WHAT THE EXERCISE ASKS: Restate the full listing precisely as written.

RECORD EXCERPTS:
☆ ☆ ☆ ☆ ☆
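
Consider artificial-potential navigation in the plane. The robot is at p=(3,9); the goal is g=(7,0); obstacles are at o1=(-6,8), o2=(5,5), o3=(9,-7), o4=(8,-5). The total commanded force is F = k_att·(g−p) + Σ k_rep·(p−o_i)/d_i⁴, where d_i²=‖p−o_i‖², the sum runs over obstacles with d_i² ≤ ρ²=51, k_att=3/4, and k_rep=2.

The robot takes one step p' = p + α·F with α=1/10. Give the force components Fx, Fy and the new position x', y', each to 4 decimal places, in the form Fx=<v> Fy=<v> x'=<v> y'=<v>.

F_att = 3/4·(g−p) = 3/4·(4,-9) = (3.0000,-6.7500)
o1: d²=82 > ρ²=51 → inactive
o2: d²=20 ≤ ρ²=51; F_rep = 2·(-2,4)/20² = (-0.0100,0.0200)
o3: d²=292 > ρ²=51 → inactive
o4: d²=221 > ρ²=51 → inactive
F = F_att + ΣF_rep = (2.9900,-6.7300)
p' = p + 1/10·F = (3.2990,8.3270)

Fx=2.9900 Fy=-6.7300 x'=3.2990 y'=8.3270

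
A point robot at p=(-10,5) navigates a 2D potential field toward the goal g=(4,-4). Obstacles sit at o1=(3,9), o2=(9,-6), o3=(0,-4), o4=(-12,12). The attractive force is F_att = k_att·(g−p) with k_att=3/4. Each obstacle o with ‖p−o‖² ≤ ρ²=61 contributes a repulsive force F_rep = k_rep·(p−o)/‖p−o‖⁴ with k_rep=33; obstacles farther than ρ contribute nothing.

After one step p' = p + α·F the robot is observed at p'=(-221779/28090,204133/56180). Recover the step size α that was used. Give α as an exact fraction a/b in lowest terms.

F_att = 3/4·(g−p) = 3/4·(14,-9) = (10.5000,-6.7500)
o1: d²=185 > ρ²=61 → inactive
o2: d²=482 > ρ²=61 → inactive
o3: d²=181 > ρ²=61 → inactive
o4: d²=53 ≤ ρ²=61; F_rep = 33·(2,-7)/53² = (0.0235,-0.0822)
F = F_att + ΣF_rep = (10.5235,-6.8322)
Δp = p'−p = (2.1047,-1.3664); α = Δx/Fx = (59121/28090) / (59121/5618) = 1/5
check: Δy/Fy = (-76767/56180) / (-76767/11236) = 1/5 ✓

α = 1/5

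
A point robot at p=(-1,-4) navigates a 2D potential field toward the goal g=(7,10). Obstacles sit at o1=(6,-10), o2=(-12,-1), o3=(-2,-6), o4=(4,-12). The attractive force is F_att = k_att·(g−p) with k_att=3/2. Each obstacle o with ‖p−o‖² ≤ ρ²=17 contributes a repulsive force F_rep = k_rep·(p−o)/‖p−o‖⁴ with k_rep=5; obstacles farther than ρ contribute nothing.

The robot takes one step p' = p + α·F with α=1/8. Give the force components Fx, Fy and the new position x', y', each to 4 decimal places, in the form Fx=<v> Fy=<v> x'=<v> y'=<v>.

Fx=12.2000 Fy=21.4000 x'=0.5250 y'=-1.3250

F_att = 3/2·(g−p) = 3/2·(8,14) = (12.0000,21.0000)
o1: d²=85 > ρ²=17 → inactive
o2: d²=130 > ρ²=17 → inactive
o3: d²=5 ≤ ρ²=17; F_rep = 5·(1,2)/5² = (0.2000,0.4000)
o4: d²=89 > ρ²=17 → inactive
F = F_att + ΣF_rep = (12.2000,21.4000)
p' = p + 1/8·F = (0.5250,-1.3250)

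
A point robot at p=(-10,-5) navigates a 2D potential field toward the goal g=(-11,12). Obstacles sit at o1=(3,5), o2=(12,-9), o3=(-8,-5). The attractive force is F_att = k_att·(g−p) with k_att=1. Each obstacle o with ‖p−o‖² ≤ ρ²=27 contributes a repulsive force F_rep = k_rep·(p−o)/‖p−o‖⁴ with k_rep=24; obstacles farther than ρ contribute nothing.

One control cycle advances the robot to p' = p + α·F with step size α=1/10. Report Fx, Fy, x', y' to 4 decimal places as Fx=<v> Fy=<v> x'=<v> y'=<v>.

F_att = 1·(g−p) = 1·(-1,17) = (-1.0000,17.0000)
o1: d²=269 > ρ²=27 → inactive
o2: d²=500 > ρ²=27 → inactive
o3: d²=4 ≤ ρ²=27; F_rep = 24·(-2,0)/4² = (-3.0000,0.0000)
F = F_att + ΣF_rep = (-4.0000,17.0000)
p' = p + 1/10·F = (-10.4000,-3.3000)

Fx=-4.0000 Fy=17.0000 x'=-10.4000 y'=-3.3000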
☆ ☆ ☆ ☆ ☆
TASK OUTPUT:
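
Consider artificial-potential navigation in the plane. The robot is at p=(3,9); the goal is g=(7,0); obstacles are at o1=(-6,8), o2=(5,5), o3=(9,-7), o4=(8,-5). The total commanded force is F = k_att·(g−p) + Σ k_rep·(p−o_i)/d_i⁴, where d_i²=‖p−o_i‖², the sum runs over obstacles with d_i² ≤ ρ²=51, k_att=3/4, and k_rep=2.

The robot takes one step p' = p + α·F with α=1/10. Give the force components Fx, Fy and the new position x', y', each to 4 decimal places, in the form Fx=<v> Fy=<v> x'=<v> y'=<v>.

F_att = 3/4·(g−p) = 3/4·(4,-9) = (3.0000,-6.7500)
o1: d²=82 > ρ²=51 → inactive
o2: d²=20 ≤ ρ²=51; F_rep = 2·(-2,4)/20² = (-0.0100,0.0200)
o3: d²=292 > ρ²=51 → inactive
o4: d²=221 > ρ²=51 → inactive
F = F_att + ΣF_rep = (2.9900,-6.7300)
p' = p + 1/10·F = (3.2990,8.3270)

Fx=2.9900 Fy=-6.7300 x'=3.2990 y'=8.3270

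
A point robot at p=(-10,5) navigates a 2D potential field toward the goal g=(4,-4). Obstacles sit at o1=(3,9), o2=(9,-6), o3=(0,-4), o4=(-12,12). The attractive force is F_att = k_att·(g−p) with k_att=3/4. Each obstacle o with ‖p−o‖² ≤ ρ²=61 contributes a repulsive force F_rep = k_rep·(p−o)/‖p−o‖⁴ with k_rep=33; obstacles farther than ρ contribute nothing.

After one step p' = p + α·F the robot is observed at p'=(-221779/28090,204133/56180). Recover the step size α that was used. Give α as an exact fraction a/b in lowest terms.

F_att = 3/4·(g−p) = 3/4·(14,-9) = (10.5000,-6.7500)
o1: d²=185 > ρ²=61 → inactive
o2: d²=482 > ρ²=61 → inactive
o3: d²=181 > ρ²=61 → inactive
o4: d²=53 ≤ ρ²=61; F_rep = 33·(2,-7)/53² = (0.0235,-0.0822)
F = F_att + ΣF_rep = (10.5235,-6.8322)
Δp = p'−p = (2.1047,-1.3664); α = Δx/Fx = (59121/28090) / (59121/5618) = 1/5
check: Δy/Fy = (-76767/56180) / (-76767/11236) = 1/5 ✓

α = 1/5

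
A point robot at p=(-1,-4) navigates a 2D potential field toward the goal g=(7,10). Obstacles sit at o1=(6,-10), o2=(-12,-1), o3=(-2,-6), o4=(4,-12). The attractive force is F_att = k_att·(g−p) with k_att=3/2. Each obstacle o with ‖p−o‖² ≤ ρ²=17 contributes a repulsive force F_rep = k_rep·(p−o)/‖p−o‖⁴ with k_rep=5; obstacles farther than ρ contribute nothing.

The robot takes one step p' = p + α·F with α=1/8. Give the force components Fx, Fy and the new position x', y', each to 4 decimal places, in the form Fx=<v> Fy=<v> x'=<v> y'=<v>.

Fx=12.2000 Fy=21.4000 x'=0.5250 y'=-1.3250

F_att = 3/2·(g−p) = 3/2·(8,14) = (12.0000,21.0000)
o1: d²=85 > ρ²=17 → inactive
o2: d²=130 > ρ²=17 → inactive
o3: d²=5 ≤ ρ²=17; F_rep = 5·(1,2)/5² = (0.2000,0.4000)
o4: d²=89 > ρ²=17 → inactive
F = F_att + ΣF_rep = (12.2000,21.4000)
p' = p + 1/8·F = (0.5250,-1.3250)

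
A point robot at p=(-10,-5) navigates a 2D potential field toward the goal g=(-11,12). Obstacles sit at o1=(3,5), o2=(12,-9), o3=(-8,-5). The attractive force is F_att = k_att·(g−p) with k_att=1. Each obstacle o with ‖p−o‖² ≤ ρ²=27 contributes a repulsive force F_rep = k_rep·(p−o)/‖p−o‖⁴ with k_rep=24; obstacles farther than ρ contribute nothing.

One control cycle advances the robot to p' = p + α·F with step size α=1/10. Report Fx, Fy, x', y' to 4 decimal places as Fx=<v> Fy=<v> x'=<v> y'=<v>.

F_att = 1·(g−p) = 1·(-1,17) = (-1.0000,17.0000)
o1: d²=269 > ρ²=27 → inactive
o2: d²=500 > ρ²=27 → inactive
o3: d²=4 ≤ ρ²=27; F_rep = 24·(-2,0)/4² = (-3.0000,0.0000)
F = F_att + ΣF_rep = (-4.0000,17.0000)
p' = p + 1/10·F = (-10.4000,-3.3000)

Fx=-4.0000 Fy=17.0000 x'=-10.4000 y'=-3.3000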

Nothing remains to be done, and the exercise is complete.